### Exercise instructions
Your task is to transcribe the entries exactly.

### Material provided
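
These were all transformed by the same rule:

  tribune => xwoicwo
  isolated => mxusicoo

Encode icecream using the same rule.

mhkjznkx

In tribune: t→x is +4, r→w is +5, i→o is +6, b→i is +7 — the shift increases by 1 each position. Letter i (0-indexed) is shifted by i+4, so successive shifts are 4, 5, 6, ….
Applying it to icecream: i+4=m, c+5=h, e+6=k, c+7=j, r+8=z, e+9=n, a+10=k, m+11=x.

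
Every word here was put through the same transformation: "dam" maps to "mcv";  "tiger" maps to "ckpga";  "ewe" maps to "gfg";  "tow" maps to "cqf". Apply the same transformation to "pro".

yaq

Vowels shift forward by 2 and consonants shift forward by 9.
For pro: p(cons)+9=y, r(cons)+9=a, o(vowel)+2=q.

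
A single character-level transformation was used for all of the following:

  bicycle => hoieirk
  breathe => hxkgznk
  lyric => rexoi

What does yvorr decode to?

Compare letters: b→h is +6, i→o is +6, c→i is +6 — a constant shift. It's a constant shift of +6 (ROT6).
Reversing it on yvorr: y−6=s, v−6=p, o−6=i, r−6=l, r−6=l.

spill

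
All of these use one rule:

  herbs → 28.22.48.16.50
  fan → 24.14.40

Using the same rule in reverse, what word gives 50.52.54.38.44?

With a=1..z=26, the number is 2·pos + 12.
Decoding 50.52.54.38.44: 50→(50−12)÷2=19=s, 52→(52−12)÷2=20=t, 54→(54−12)÷2=21=u, 38→(38−12)÷2=13=m, 44→(44−12)÷2=16=p.

stump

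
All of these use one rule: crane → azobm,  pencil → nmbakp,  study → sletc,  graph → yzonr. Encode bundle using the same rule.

hebtpm

Treating letters as 0–25, the rule is x ↦ 19x + 14 (mod 26).
For bundle: b(1)→19·1+14≡7=h; u(20)→19·20+14≡4=e; n(13)→19·13+14≡1=b; d(3)→19·3+14≡19=t; l(11)→19·11+14≡15=p; e(4)→19·4+14≡12=m (all mod 26).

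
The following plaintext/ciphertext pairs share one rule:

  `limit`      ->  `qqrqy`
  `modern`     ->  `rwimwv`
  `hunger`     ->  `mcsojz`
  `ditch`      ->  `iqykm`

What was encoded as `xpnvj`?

A repeating key of period 2 is used — shifts +5, +8 over and over.
Decoding xpnvj: x−5=s, p−8=h, n−5=i, v−8=n, j−5=e.

shine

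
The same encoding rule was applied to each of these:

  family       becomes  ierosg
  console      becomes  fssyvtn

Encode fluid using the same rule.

ipzok

In family: f→i is +3, a→e is +4, m→r is +5, i→o is +6 — the shift increases by 1 each position. Each letter shifts forward by (position + 3), i.e. 3, 4, 5, … — the shift grows by one for each successive letter.
Applying it to fluid: f+3=i, l+4=p, u+5=z, i+6=o, d+7=k.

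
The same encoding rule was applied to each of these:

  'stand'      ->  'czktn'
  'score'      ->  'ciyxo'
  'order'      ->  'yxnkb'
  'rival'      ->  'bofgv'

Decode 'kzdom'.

Shifts by position in stand: pos 0: s→c (+10), pos 1: t→z (+6), pos 2: a→k (+10), pos 3: n→t (+6) — repeating every 2. It's a Vigenère-style cipher with numeric key [10,6]: position i shifts by key[i mod 2].
Reversing it on kzdom: k−10=a, z−6=t, d−10=t, o−6=i, m−10=c.

attic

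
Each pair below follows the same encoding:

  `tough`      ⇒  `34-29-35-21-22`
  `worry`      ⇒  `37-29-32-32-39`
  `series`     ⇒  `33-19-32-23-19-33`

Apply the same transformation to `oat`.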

### Output for this exercise
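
These were all transformed by the same rule:

  tribune => xwoicwo
  isolated => mxusicoo

Encode icecream using the same rule.

mhkjznkx

In tribune: t→x is +4, r→w is +5, i→o is +6, b→i is +7 — the shift increases by 1 each position. Letter i (0-indexed) is shifted by i+4, so successive shifts are 4, 5, 6, ….
Applying it to icecream: i+4=m, c+5=h, e+6=k, c+7=j, r+8=z, e+9=n, a+10=k, m+11=x.

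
Every word here was put through the same transformation: "dam" maps to "mcv";  "tiger" maps to "ckpga";  "ewe" maps to "gfg";  "tow" maps to "cqf". Apply the same transformation to "pro".

yaq

Vowels shift forward by 2 and consonants shift forward by 9.
For pro: p(cons)+9=y, r(cons)+9=a, o(vowel)+2=q.

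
A single character-level transformation was used for all of the following:

  bicycle => hoieirk
  breathe => hxkgznk
  lyric => rexoi

What does yvorr decode to?

Compare letters: b→h is +6, i→o is +6, c→i is +6 — a constant shift. It's a constant shift of +6 (ROT6).
Reversing it on yvorr: y−6=s, v−6=p, o−6=i, r−6=l, r−6=l.

spill

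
All of these use one rule:

  herbs → 28.22.48.16.50
  fan → 24.14.40

Using the same rule in reverse, what word gives 50.52.54.38.44?

With a=1..z=26, the number is 2·pos + 12.
Decoding 50.52.54.38.44: 50→(50−12)÷2=19=s, 52→(52−12)÷2=20=t, 54→(54−12)÷2=21=u, 38→(38−12)÷2=13=m, 44→(44−12)÷2=16=p.

stump

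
All of these use one rule: crane → azobm,  pencil → nmbakp,  study → sletc,  graph → yzonr. Encode bundle using the same rule.

hebtpm

Treating letters as 0–25, the rule is x ↦ 19x + 14 (mod 26).
For bundle: b(1)→19·1+14≡7=h; u(20)→19·20+14≡4=e; n(13)→19·13+14≡1=b; d(3)→19·3+14≡19=t; l(11)→19·11+14≡15=p; e(4)→19·4+14≡12=m (all mod 26).

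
The following plaintext/ciphertext pairs share one rule:

  `limit`      ->  `qqrqy`
  `modern`     ->  `rwimwv`
  `hunger`     ->  `mcsojz`
  `ditch`      ->  `iqykm`

What was encoded as `xpnvj`?

A repeating key of period 2 is used — shifts +5, +8 over and over.
Decoding xpnvj: x−5=s, p−8=h, n−5=i, v−8=n, j−5=e.

shine

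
The same encoding rule was applied to each of these:

  family       becomes  ierosg
  console      becomes  fssyvtn

Encode fluid using the same rule.

ipzok

In family: f→i is +3, a→e is +4, m→r is +5, i→o is +6 — the shift increases by 1 each position. Each letter shifts forward by (position + 3), i.e. 3, 4, 5, … — the shift grows by one for each successive letter.
Applying it to fluid: f+3=i, l+4=p, u+5=z, i+6=o, d+7=k.

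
The same encoding rule was applied to each of these:

  'stand'      ->  'czktn'
  'score'      ->  'ciyxo'
  'order'      ->  'yxnkb'
  'rival'      ->  'bofgv'

Decode 'kzdom'.

Shifts by position in stand: pos 0: s→c (+10), pos 1: t→z (+6), pos 2: a→k (+10), pos 3: n→t (+6) — repeating every 2. It's a Vigenère-style cipher with numeric key [10,6]: position i shifts by key[i mod 2].
Reversing it on kzdom: k−10=a, z−6=t, d−10=t, o−6=i, m−10=c.

attic

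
Each pair below follows the same encoding:

  `tough`      ⇒  `34-29-35-21-22`
  `worry`      ⇒  `37-29-32-32-39`
  `series`     ⇒  `33-19-32-23-19-33`

Apply the same transformation to `oat`.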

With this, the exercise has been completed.